Task requirements – Nothing in the data is to be left out; copy it exactly.

Supplied entries –
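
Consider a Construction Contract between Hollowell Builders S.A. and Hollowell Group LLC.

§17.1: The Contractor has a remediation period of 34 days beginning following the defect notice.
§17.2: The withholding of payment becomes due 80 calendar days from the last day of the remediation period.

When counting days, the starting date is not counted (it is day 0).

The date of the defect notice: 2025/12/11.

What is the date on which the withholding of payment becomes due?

The last day of the remediation period: 34 calendar days after 2025/12/11 is 2026/01/14.
Adding 80 calendar days to 2026/01/14 gives 2026/04/04, which is the date on which the withholding of payment becomes due.

2026/04/04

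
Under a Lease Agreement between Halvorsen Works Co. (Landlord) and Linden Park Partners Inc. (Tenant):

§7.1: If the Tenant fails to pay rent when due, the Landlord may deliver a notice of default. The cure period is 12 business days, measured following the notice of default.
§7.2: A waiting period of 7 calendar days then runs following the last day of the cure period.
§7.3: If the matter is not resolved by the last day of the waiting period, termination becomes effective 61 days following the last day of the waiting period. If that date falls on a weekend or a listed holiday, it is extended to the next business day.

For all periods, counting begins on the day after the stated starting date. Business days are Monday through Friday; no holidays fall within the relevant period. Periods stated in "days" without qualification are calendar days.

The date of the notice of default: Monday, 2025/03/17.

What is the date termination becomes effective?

2025/06/09

The last day of the cure period: 12 business days after Monday, 2025/03/17, skipping weekends — Mar 18, Mar 19, Mar 20, Mar 21, …, Mar 31, Apr 1, Apr 2 — lands on Wednesday, 2025/04/02.
Adding 7 calendar days to 2025/04/02 gives 2025/04/09, which is the last day of the waiting period.
The date termination becomes effective: 2025/04/09 + 61 days = 2025/06/09. 2025/06/09 is a Monday, so no roll-forward applies.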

Answer below –
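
Consider a Construction Contract between Hollowell Builders S.A. and Hollowell Group LLC.

§17.1: The Contractor has a remediation period of 34 days beginning following the defect notice.
§17.2: The withholding of payment becomes due 80 calendar days from the last day of the remediation period.

When counting days, the starting date is not counted (it is day 0).

The date of the defect notice: 2025/12/11.

What is the date on which the withholding of payment becomes due?

The last day of the remediation period: 34 calendar days after 2025/12/11 is 2026/01/14.
Adding 80 calendar days to 2026/01/14 gives 2026/04/04, which is the date on which the withholding of payment becomes due.

2026/04/04

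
Under a Lease Agreement between Halvorsen Works Co. (Landlord) and Linden Park Partners Inc. (Tenant):

§7.1: If the Tenant fails to pay rent when due, the Landlord may deliver a notice of default. The cure period is 12 business days, measured following the notice of default.
§7.2: A waiting period of 7 calendar days then runs following the last day of the cure period.
§7.3: If the matter is not resolved by the last day of the waiting period, termination becomes effective 61 days following the last day of the waiting period. If that date falls on a weekend or a listed holiday, it is extended to the next business day.

For all periods, counting begins on the day after the stated starting date. Business days are Monday through Friday; no holidays fall within the relevant period. Periods stated in "days" without qualification are calendar days.

The date of the notice of default: Monday, 2025/03/17.

What is the date termination becomes effective?

2025/06/09

The last day of the cure period: 12 business days after Monday, 2025/03/17, skipping weekends — Mar 18, Mar 19, Mar 20, Mar 21, …, Mar 31, Apr 1, Apr 2 — lands on Wednesday, 2025/04/02.
Adding 7 calendar days to 2025/04/02 gives 2025/04/09, which is the last day of the waiting period.
The date termination becomes effective: 2025/04/09 + 61 days = 2025/06/09. 2025/06/09 is a Monday, so no roll-forward applies.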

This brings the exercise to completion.